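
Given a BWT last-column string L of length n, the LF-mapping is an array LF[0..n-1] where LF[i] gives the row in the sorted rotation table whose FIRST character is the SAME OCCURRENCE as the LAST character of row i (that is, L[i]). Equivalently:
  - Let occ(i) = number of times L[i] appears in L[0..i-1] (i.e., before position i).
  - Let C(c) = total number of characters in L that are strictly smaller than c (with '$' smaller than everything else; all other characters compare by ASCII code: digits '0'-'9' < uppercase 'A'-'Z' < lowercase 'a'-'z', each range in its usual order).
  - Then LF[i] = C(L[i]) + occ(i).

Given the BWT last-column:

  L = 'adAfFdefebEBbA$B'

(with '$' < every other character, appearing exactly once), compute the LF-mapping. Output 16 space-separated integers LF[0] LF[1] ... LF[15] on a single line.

Answer: 7 10 1 14 6 11 12 15 13 8 5 3 9 2 0 4

Derivation:
Char counts: '$':1, 'A':2, 'B':2, 'E':1, 'F':1, 'a':1, 'b':2, 'd':2, 'e':2, 'f':2
C (first-col start): C('$')=0, C('A')=1, C('B')=3, C('E')=5, C('F')=6, C('a')=7, C('b')=8, C('d')=10, C('e')=12, C('f')=14
L[0]='a': occ=0, LF[0]=C('a')+0=7+0=7
L[1]='d': occ=0, LF[1]=C('d')+0=10+0=10
L[2]='A': occ=0, LF[2]=C('A')+0=1+0=1
L[3]='f': occ=0, LF[3]=C('f')+0=14+0=14
L[4]='F': occ=0, LF[4]=C('F')+0=6+0=6
L[5]='d': occ=1, LF[5]=C('d')+1=10+1=11
L[6]='e': occ=0, LF[6]=C('e')+0=12+0=12
L[7]='f': occ=1, LF[7]=C('f')+1=14+1=15
L[8]='e': occ=1, LF[8]=C('e')+1=12+1=13
L[9]='b': occ=0, LF[9]=C('b')+0=8+0=8
L[10]='E': occ=0, LF[10]=C('E')+0=5+0=5
L[11]='B': occ=0, LF[11]=C('B')+0=3+0=3
L[12]='b': occ=1, LF[12]=C('b')+1=8+1=9
L[13]='A': occ=1, LF[13]=C('A')+1=1+1=2
L[14]='$': occ=0, LF[14]=C('$')+0=0+0=0
L[15]='B': occ=1, LF[15]=C('B')+1=3+1=4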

What the task requires - Count every line in the records that holds "number" and give that count by itself.

Written response - 2